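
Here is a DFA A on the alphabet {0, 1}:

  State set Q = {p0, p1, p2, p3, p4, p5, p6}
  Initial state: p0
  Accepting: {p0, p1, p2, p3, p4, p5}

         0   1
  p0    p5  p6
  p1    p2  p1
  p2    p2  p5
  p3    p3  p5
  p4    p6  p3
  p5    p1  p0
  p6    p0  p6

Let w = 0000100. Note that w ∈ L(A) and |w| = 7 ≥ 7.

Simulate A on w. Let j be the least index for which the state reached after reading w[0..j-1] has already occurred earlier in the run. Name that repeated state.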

====

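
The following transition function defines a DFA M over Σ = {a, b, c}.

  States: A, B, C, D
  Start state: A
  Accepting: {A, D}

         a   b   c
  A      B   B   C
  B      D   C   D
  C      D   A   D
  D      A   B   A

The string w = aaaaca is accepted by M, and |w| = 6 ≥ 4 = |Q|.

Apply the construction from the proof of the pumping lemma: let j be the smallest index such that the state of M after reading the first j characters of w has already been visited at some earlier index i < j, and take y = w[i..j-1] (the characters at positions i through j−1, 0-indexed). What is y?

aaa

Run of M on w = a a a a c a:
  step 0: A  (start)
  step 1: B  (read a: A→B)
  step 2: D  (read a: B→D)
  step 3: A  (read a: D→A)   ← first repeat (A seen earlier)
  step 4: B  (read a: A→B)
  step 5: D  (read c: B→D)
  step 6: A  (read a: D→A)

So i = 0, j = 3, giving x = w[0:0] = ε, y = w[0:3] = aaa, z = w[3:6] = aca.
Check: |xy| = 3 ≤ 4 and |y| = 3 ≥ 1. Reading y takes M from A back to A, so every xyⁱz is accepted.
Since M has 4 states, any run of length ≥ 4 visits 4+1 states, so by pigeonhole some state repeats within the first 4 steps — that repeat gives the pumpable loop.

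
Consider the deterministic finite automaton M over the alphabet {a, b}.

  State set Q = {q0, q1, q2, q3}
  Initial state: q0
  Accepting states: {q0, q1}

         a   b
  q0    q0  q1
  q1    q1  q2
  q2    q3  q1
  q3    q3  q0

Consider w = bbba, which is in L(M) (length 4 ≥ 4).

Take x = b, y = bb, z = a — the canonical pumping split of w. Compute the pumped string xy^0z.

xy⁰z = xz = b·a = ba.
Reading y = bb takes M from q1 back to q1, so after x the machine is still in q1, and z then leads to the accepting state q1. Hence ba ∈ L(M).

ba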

====

*Directions for this task*:
Select every line above that contains the word "alphabet", and copy it.

*Answer below*:
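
Here is a DFA A on the alphabet {0, 1}:
Consider the deterministic finite automaton M over the alphabet {a, b}.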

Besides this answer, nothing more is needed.